# DATA EXCERPTS
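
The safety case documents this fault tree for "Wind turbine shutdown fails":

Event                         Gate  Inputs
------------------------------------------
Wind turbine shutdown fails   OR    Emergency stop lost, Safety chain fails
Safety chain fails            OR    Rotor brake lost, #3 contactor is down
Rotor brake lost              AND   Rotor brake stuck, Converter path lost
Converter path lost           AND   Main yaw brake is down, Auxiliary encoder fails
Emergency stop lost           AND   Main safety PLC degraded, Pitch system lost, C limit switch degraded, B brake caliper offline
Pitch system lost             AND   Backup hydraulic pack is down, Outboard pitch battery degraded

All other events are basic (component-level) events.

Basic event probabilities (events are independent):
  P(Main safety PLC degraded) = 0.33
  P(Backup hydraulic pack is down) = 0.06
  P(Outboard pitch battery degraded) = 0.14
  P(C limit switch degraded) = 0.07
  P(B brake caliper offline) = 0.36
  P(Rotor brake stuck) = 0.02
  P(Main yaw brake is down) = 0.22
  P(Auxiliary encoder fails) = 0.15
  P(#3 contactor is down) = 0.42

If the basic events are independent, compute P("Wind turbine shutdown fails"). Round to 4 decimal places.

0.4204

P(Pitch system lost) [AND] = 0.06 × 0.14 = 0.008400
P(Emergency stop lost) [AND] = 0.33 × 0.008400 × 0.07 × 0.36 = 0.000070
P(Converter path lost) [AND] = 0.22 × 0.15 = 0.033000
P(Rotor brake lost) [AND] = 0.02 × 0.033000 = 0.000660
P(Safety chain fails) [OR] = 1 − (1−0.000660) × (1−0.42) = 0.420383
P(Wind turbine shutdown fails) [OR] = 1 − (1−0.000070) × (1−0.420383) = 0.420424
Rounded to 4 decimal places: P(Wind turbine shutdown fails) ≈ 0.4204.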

==

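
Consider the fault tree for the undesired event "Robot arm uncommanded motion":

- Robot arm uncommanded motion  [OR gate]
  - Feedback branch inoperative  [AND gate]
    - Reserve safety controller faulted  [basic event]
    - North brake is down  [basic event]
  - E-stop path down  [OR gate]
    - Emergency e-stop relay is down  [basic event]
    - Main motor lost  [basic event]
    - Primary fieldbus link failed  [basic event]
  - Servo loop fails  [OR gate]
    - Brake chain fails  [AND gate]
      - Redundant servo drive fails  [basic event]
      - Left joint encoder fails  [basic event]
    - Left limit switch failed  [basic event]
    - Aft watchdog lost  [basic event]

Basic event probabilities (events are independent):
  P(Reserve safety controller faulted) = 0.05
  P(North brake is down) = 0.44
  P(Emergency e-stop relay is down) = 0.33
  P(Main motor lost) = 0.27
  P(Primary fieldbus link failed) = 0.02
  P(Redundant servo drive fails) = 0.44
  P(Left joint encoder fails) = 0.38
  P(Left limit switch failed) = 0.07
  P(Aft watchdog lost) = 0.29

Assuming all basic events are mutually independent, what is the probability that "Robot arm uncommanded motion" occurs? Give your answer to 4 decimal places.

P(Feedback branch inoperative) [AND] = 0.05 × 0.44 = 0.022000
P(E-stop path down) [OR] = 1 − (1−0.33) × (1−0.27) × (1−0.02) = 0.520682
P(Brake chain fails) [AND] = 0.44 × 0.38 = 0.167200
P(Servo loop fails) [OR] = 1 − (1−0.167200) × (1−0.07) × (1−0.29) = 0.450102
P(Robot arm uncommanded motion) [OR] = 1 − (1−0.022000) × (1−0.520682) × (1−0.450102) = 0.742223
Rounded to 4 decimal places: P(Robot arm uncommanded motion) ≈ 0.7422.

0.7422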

# YOUR GOAL
Show every line of the listing containing the string "Redundant" by copying it.

# REPLY
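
      - Redundant servo drive fails  [basic event]
  P(Redundant servo drive fails) = 0.44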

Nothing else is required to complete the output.